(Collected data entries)

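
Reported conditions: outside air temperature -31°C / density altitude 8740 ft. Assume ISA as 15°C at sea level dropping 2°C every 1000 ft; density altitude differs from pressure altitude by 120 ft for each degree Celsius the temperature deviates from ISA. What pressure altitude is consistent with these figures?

11500 ft

DA = PA + 120 × (OAT − (15 − 2·PA/1000)) = PA + 120·OAT − 1800 + 0.24·PA = 1.24·PA + 120·OAT − 1800.
So 1.24·PA = 8740 − 120 × (-31) + 1800 = 14260.
PA = 14260 / 1.24 = 11500 ft.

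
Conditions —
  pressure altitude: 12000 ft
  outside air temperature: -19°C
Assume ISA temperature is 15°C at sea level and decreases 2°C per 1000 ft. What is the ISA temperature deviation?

ISA temperature at 12000 ft = 15 − 2 × (12000/1000) = -9°C.
Deviation = OAT − ISA = -19 − (-9) = -10°C.

ISA-10°C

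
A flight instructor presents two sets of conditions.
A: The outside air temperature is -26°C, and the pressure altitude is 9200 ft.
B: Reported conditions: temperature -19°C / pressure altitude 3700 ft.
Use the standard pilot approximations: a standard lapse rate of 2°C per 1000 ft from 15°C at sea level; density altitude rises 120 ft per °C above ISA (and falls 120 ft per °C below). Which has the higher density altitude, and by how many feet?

A: ISA temp = -3.4°C, deviation -22.6°C, DA = 9200 + 120 × (-22.6) = 6488 ft.
B: ISA temp = 7.6°C, deviation -26.6°C, DA = 3700 + 120 × (-26.6) = 508 ft.
A is higher by 6488 − 508 = 5980 ft.

A by 5980 ft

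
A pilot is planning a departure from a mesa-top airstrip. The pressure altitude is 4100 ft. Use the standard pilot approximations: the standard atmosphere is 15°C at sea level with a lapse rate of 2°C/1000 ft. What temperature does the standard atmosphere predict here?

ISA temperature = 15 − 2 × (4100/1000) = 15 − 8.2 = 6.8°C.

6.8°C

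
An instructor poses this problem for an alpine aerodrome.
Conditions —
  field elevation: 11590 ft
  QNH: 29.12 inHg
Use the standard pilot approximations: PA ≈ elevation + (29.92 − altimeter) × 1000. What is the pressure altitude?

12390 ft

Pressure correction = (29.92 − 29.12) × 1000 = +800 ft.
Pressure altitude = 11590 + (+800) = 12390 ft.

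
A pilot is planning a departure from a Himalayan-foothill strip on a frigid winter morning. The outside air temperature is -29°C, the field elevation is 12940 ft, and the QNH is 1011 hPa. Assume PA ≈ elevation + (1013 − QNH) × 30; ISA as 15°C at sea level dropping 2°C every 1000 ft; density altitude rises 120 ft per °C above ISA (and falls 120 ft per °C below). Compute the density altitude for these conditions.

Pressure altitude = 12940 + (1013 − 1011) × 30 = 12940 + (+60) = 13000 ft.
ISA temperature at 13000 ft = 15 − 2 × (13000/1000) = -11°C.
ISA deviation = -29 − (-11) = -18°C.
Density altitude = 13000 + 120 × (-18) = 10840 ft.

10840 ft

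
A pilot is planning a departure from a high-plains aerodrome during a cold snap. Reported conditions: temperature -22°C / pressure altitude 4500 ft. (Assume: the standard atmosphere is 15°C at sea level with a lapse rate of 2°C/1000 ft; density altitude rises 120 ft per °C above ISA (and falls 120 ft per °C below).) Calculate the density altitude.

1140 ft

ISA temperature at 4500 ft = 15 − 2 × (4500/1000) = 6°C.
ISA deviation = -22 − 6 = -28°C.
Density altitude = 4500 + 120 × (-28) = 4500 + (-3360) = 1140 ft.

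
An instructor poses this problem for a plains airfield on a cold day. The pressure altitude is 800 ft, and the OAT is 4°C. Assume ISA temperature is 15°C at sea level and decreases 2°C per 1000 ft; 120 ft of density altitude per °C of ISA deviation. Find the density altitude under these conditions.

-328 ft

ISA temperature at 800 ft = 15 − 2 × (800/1000) = 13.4°C.
ISA deviation = 4 − 13.4 = -9.4°C.
Density altitude = 800 + 120 × (-9.4) = 800 + (-1128) = -328 ft.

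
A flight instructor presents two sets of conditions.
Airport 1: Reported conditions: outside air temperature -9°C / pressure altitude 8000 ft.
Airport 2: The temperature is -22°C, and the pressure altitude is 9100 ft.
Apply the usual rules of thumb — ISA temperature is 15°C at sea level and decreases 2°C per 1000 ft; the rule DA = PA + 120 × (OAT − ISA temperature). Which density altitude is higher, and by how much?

Airport 1: ISA temp = -1°C, deviation -8°C, DA = 8000 + 120 × (-8) = 7040 ft.
Airport 2: ISA temp = -3.2°C, deviation -18.8°C, DA = 9100 + 120 × (-18.8) = 6844 ft.
Airport 1 is higher by 7040 − 6844 = 196 ft.

Airport 1 by 196 ft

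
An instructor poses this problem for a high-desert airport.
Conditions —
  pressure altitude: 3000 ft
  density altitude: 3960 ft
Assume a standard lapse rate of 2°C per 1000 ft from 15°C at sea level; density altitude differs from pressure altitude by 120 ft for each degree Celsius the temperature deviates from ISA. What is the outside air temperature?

Density altitude − pressure altitude = 3960 − 3000 = +960 ft.
At 120 ft/°C that is an ISA deviation of 960/120 = +8°C.
ISA temperature at 3000 ft = 15 − 2 × (3000/1000) = 9°C.
OAT = ISA + deviation = 9 + (+8) = 17°C.

17°C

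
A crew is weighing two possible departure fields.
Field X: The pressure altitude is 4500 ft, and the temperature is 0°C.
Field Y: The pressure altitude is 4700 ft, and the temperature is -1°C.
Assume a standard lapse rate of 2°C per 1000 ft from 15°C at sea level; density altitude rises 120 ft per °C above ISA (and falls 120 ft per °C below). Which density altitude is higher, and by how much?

Field X: ISA temp = 6°C, deviation -6°C, DA = 4500 + 120 × (-6) = 3780 ft.
Field Y: ISA temp = 5.6°C, deviation -6.6°C, DA = 4700 + 120 × (-6.6) = 3908 ft.
Field Y is higher by 3908 − 3780 = 128 ft.

Field Y by 128 ft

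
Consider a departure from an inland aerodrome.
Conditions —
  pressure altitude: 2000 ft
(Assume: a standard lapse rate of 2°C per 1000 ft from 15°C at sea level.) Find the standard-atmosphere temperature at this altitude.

ISA temperature = 15 − 2 × (2000/1000) = 15 − 4 = 11°C.

11°C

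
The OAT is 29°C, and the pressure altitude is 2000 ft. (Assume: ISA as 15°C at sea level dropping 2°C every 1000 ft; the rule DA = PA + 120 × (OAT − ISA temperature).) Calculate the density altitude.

4160 ft

ISA temperature at 2000 ft = 15 − 2 × (2000/1000) = 11°C.
ISA deviation = 29 − 11 = +18°C.
Density altitude = 2000 + 120 × (18) = 2000 + (+2160) = 4160 ft.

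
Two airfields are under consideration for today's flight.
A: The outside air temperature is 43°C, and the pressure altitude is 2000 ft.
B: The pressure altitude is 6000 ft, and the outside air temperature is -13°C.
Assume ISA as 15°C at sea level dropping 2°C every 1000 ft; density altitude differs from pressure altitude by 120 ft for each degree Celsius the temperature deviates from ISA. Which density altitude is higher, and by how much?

A by 1760 ft

A: ISA temp = 11°C, deviation +32°C, DA = 2000 + 120 × 32 = 5840 ft.
B: ISA temp = 3°C, deviation -16°C, DA = 6000 + 120 × (-16) = 4080 ft.
A is higher by 5840 − 4080 = 1760 ft.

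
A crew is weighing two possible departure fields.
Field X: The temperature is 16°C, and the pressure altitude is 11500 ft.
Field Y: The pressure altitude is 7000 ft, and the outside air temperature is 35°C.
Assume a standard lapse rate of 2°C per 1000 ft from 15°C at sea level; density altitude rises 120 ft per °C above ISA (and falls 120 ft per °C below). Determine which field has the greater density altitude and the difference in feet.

Field X: ISA temp = -8°C, deviation +24°C, DA = 11500 + 120 × 24 = 14380 ft.
Field Y: ISA temp = 1°C, deviation +34°C, DA = 7000 + 120 × 34 = 11080 ft.
Field X is higher by 14380 − 11080 = 3300 ft.

Field X by 3300 ft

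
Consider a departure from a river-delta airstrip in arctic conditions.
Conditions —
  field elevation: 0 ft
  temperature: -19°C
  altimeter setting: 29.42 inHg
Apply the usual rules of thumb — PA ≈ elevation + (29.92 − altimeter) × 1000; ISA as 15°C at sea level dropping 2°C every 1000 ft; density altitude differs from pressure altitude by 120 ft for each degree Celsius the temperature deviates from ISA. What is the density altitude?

Pressure altitude = 0 + (29.92 − 29.42) × 1000 = 0 + (+500) = 500 ft.
ISA temperature at 500 ft = 15 − 2 × (500/1000) = 14°C.
ISA deviation = -19 − 14 = -33°C.
Density altitude = 500 + 120 × (-33) = -3460 ft.

-3460 ft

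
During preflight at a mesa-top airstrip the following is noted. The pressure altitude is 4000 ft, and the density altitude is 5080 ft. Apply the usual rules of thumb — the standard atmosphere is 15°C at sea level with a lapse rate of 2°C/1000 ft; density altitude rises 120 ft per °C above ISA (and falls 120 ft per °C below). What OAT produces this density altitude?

16°C

Density altitude − pressure altitude = 5080 − 4000 = +1080 ft.
At 120 ft/°C that is an ISA deviation of 1080/120 = +9°C.
ISA temperature at 4000 ft = 15 − 2 × (4000/1000) = 7°C.
OAT = ISA + deviation = 7 + (+9) = 16°C.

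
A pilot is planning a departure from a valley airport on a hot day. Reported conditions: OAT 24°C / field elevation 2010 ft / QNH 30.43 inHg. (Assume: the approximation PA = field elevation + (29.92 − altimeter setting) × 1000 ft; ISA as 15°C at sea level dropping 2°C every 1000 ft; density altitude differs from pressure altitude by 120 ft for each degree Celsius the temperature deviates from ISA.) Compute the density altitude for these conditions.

Pressure altitude = 2010 + (29.92 − 30.43) × 1000 = 2010 + (-510) = 1500 ft.
ISA temperature at 1500 ft = 15 − 2 × (1500/1000) = 12°C.
ISA deviation = 24 − 12 = +12°C.
Density altitude = 1500 + 120 × (12) = 2940 ft.

2940 ft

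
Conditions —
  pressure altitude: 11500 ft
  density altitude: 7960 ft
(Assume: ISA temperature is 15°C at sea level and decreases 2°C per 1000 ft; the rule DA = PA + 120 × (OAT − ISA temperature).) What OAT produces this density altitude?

Density altitude − pressure altitude = 7960 − 11500 = -3540 ft.
At 120 ft/°C that is an ISA deviation of -3540/120 = -29.5°C.
ISA temperature at 11500 ft = 15 − 2 × (11500/1000) = -8°C.
OAT = ISA + deviation = -8 + (-29.5) = -37.5°C.

-37.5°C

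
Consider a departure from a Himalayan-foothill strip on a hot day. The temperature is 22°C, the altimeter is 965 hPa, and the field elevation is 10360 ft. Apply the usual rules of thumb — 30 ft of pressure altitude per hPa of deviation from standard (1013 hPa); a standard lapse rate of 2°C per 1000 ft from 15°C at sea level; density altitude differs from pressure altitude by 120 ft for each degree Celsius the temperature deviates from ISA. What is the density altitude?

15472 ft

Pressure altitude = 10360 + (1013 − 965) × 30 = 10360 + (+1440) = 11800 ft.
ISA temperature at 11800 ft = 15 − 2 × (11800/1000) = -8.6°C.
ISA deviation = 22 − (-8.6) = +30.6°C.
Density altitude = 11800 + 120 × (30.6) = 15472 ft.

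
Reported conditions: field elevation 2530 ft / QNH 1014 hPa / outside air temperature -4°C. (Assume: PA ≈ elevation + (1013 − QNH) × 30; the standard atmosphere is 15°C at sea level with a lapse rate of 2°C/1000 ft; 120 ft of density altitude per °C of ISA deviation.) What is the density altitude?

Pressure altitude = 2530 + (1013 − 1014) × 30 = 2530 + (-30) = 2500 ft.
ISA temperature at 2500 ft = 15 − 2 × (2500/1000) = 10°C.
ISA deviation = -4 − 10 = -14°C.
Density altitude = 2500 + 120 × (-14) = 820 ft.

820 ft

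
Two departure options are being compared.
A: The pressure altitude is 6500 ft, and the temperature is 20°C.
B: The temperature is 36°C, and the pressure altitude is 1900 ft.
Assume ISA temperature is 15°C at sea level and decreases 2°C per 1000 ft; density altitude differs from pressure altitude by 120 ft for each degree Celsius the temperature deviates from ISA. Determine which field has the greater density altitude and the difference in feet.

A: ISA temp = 2°C, deviation +18°C, DA = 6500 + 120 × 18 = 8660 ft.
B: ISA temp = 11.2°C, deviation +24.8°C, DA = 1900 + 120 × 24.8 = 4876 ft.
A is higher by 8660 − 4876 = 3784 ft.

A by 3784 ft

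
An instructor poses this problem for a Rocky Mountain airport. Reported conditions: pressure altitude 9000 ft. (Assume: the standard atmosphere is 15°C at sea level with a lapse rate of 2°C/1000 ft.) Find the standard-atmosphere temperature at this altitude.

-3°C

ISA temperature = 15 − 2 × (9000/1000) = 15 − 18 = -3°C.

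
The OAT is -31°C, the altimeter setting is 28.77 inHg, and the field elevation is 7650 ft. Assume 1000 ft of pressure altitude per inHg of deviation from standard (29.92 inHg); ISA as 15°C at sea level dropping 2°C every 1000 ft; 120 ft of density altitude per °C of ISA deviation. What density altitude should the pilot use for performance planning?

Pressure altitude = 7650 + (29.92 − 28.77) × 1000 = 7650 + (+1150) = 8800 ft.
ISA temperature at 8800 ft = 15 − 2 × (8800/1000) = -2.6°C.
ISA deviation = -31 − (-2.6) = -28.4°C.
Density altitude = 8800 + 120 × (-28.4) = 5392 ft.

5392 ft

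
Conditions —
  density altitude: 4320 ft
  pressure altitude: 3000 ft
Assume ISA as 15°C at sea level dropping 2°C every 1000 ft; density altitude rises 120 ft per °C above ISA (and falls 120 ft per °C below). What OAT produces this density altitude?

20°C

Density altitude − pressure altitude = 4320 − 3000 = +1320 ft.
At 120 ft/°C that is an ISA deviation of 1320/120 = +11°C.
ISA temperature at 3000 ft = 15 − 2 × (3000/1000) = 9°C.
OAT = ISA + deviation = 9 + (+11) = 20°C.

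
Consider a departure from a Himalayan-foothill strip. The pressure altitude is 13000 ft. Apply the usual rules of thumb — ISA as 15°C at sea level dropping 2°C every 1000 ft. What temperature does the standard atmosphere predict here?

ISA temperature = 15 − 2 × (13000/1000) = 15 − 26 = -11°C.

-11°C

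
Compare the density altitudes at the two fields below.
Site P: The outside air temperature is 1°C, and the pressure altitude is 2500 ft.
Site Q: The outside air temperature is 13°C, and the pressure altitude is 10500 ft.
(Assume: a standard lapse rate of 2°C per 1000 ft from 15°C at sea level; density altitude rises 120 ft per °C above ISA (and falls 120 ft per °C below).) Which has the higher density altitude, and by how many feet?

Site Q by 11360 ft

Site P: ISA temp = 10°C, deviation -9°C, DA = 2500 + 120 × (-9) = 1420 ft.
Site Q: ISA temp = -6°C, deviation +19°C, DA = 10500 + 120 × 19 = 12780 ft.
Site Q is higher by 12780 − 1420 = 11360 ft.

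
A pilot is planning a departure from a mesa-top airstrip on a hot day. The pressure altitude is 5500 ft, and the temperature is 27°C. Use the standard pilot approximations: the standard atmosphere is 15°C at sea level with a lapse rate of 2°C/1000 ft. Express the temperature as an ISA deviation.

ISA temperature at 5500 ft = 15 − 2 × (5500/1000) = 4°C.
Deviation = OAT − ISA = 27 − 4 = +23°C.

ISA+23°C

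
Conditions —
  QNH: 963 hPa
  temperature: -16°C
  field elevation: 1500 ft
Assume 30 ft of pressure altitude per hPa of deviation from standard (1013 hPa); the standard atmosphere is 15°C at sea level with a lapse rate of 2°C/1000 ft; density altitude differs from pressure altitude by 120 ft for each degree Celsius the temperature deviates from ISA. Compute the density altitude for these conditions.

Pressure altitude = 1500 + (1013 − 963) × 30 = 1500 + (+1500) = 3000 ft.
ISA temperature at 3000 ft = 15 − 2 × (3000/1000) = 9°C.
ISA deviation = -16 − 9 = -25°C.
Density altitude = 3000 + 120 × (-25) = 0 ft.

0 ft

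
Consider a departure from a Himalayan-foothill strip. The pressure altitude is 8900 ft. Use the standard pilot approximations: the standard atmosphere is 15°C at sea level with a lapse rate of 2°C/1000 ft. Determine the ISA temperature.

-2.8°C

ISA temperature = 15 − 2 × (8900/1000) = 15 − 17.8 = -2.8°C.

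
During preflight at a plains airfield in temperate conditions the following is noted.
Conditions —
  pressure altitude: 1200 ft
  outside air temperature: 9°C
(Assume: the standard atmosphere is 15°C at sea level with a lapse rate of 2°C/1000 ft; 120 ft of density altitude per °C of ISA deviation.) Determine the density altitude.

768 ft

ISA temperature at 1200 ft = 15 − 2 × (1200/1000) = 12.6°C.
ISA deviation = 9 − 12.6 = -3.6°C.
Density altitude = 1200 + 120 × (-3.6) = 1200 + (-432) = 768 ft.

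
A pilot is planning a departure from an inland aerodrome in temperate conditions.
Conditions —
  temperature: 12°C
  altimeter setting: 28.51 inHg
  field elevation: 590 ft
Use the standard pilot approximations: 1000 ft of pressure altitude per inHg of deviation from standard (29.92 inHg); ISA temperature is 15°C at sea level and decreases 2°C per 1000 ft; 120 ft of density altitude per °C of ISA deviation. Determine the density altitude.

2120 ft

Pressure altitude = 590 + (29.92 − 28.51) × 1000 = 590 + (+1410) = 2000 ft.
ISA temperature at 2000 ft = 15 − 2 × (2000/1000) = 11°C.
ISA deviation = 12 − 11 = +1°C.
Density altitude = 2000 + 120 × (1) = 2120 ft.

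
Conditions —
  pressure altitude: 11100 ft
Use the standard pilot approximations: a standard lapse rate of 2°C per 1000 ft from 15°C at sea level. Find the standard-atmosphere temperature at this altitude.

ISA temperature = 15 − 2 × (11100/1000) = 15 − 22.2 = -7.2°C.

-7.2°C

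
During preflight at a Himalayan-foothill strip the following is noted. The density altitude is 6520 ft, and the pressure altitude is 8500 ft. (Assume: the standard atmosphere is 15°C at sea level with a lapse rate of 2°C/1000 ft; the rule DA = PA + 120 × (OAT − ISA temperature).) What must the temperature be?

-18.5°C

Density altitude − pressure altitude = 6520 − 8500 = -1980 ft.
At 120 ft/°C that is an ISA deviation of -1980/120 = -16.5°C.
ISA temperature at 8500 ft = 15 − 2 × (8500/1000) = -2°C.
OAT = ISA + deviation = -2 + (-16.5) = -18.5°C.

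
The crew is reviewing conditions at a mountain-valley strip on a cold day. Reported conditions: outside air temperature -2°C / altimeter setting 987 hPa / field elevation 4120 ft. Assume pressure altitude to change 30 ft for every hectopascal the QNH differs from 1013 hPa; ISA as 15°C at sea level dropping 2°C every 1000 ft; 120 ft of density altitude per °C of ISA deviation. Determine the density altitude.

Pressure altitude = 4120 + (1013 − 987) × 30 = 4120 + (+780) = 4900 ft.
ISA temperature at 4900 ft = 15 − 2 × (4900/1000) = 5.2°C.
ISA deviation = -2 − 5.2 = -7.2°C.
Density altitude = 4900 + 120 × (-7.2) = 4036 ft.

4036 ft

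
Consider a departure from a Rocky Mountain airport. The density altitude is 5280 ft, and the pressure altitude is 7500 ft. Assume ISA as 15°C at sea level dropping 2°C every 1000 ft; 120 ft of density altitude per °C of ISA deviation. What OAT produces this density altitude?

-18.5°C

Density altitude − pressure altitude = 5280 − 7500 = -2220 ft.
At 120 ft/°C that is an ISA deviation of -2220/120 = -18.5°C.
ISA temperature at 7500 ft = 15 − 2 × (7500/1000) = 0°C.
OAT = ISA + deviation = 0 + (-18.5) = -18.5°C.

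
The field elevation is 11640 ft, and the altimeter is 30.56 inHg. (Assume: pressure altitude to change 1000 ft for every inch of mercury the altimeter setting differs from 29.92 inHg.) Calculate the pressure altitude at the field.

11000 ft

Pressure correction = (29.92 − 30.56) × 1000 = -640 ft.
Pressure altitude = 11640 + (-640) = 11000 ft.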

§ **WHAT IS NEEDED**
The answer should be an exact copy of the lines from the first line of the data through the line with "B: Reported conditions: temperature" and should contain nothing else.

§ **OUTPUT OF THE TASK**
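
Reported conditions: outside air temperature -31°C / density altitude 8740 ft. Assume ISA as 15°C at sea level dropping 2°C every 1000 ft; density altitude differs from pressure altitude by 120 ft for each degree Celsius the temperature deviates from ISA. What pressure altitude is consistent with these figures?

11500 ft

DA = PA + 120 × (OAT − (15 − 2·PA/1000)) = PA + 120·OAT − 1800 + 0.24·PA = 1.24·PA + 120·OAT − 1800.
So 1.24·PA = 8740 − 120 × (-31) + 1800 = 14260.
PA = 14260 / 1.24 = 11500 ft.

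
Conditions —
  pressure altitude: 12000 ft
  outside air temperature: -19°C
Assume ISA temperature is 15°C at sea level and decreases 2°C per 1000 ft. What is the ISA temperature deviation?

ISA temperature at 12000 ft = 15 − 2 × (12000/1000) = -9°C.
Deviation = OAT − ISA = -19 − (-9) = -10°C.

ISA-10°C

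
A flight instructor presents two sets of conditions.
A: The outside air temperature is -26°C, and the pressure altitude is 9200 ft.
B: Reported conditions: temperature -19°C / pressure altitude 3700 ft.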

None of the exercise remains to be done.